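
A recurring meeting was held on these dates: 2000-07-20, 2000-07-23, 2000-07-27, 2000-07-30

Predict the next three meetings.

2000-08-03, 2000-08-06, 2000-08-10

Gaps: 3, 4, 3 days — not constant, but cyclic with period 2.
The events fall on every Thursday and Sunday.
Next Thursday: 2000-08-03.
Next Sunday: 2000-08-06.
Next Thursday: 2000-08-10.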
== == ==
__Exercise__
A word-for-word transcription of the listing above is what the answer should contain.

__Response to the task__
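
A recurring meeting was held on these dates: 2000-07-20, 2000-07-23, 2000-07-27, 2000-07-30

Predict the next three meetings.

2000-08-03, 2000-08-06, 2000-08-10

Gaps: 3, 4, 3 days — not constant, but cyclic with period 2.
The events fall on every Thursday and Sunday.
Next Thursday: 2000-08-03.
Next Sunday: 2000-08-06.
Next Thursday: 2000-08-10.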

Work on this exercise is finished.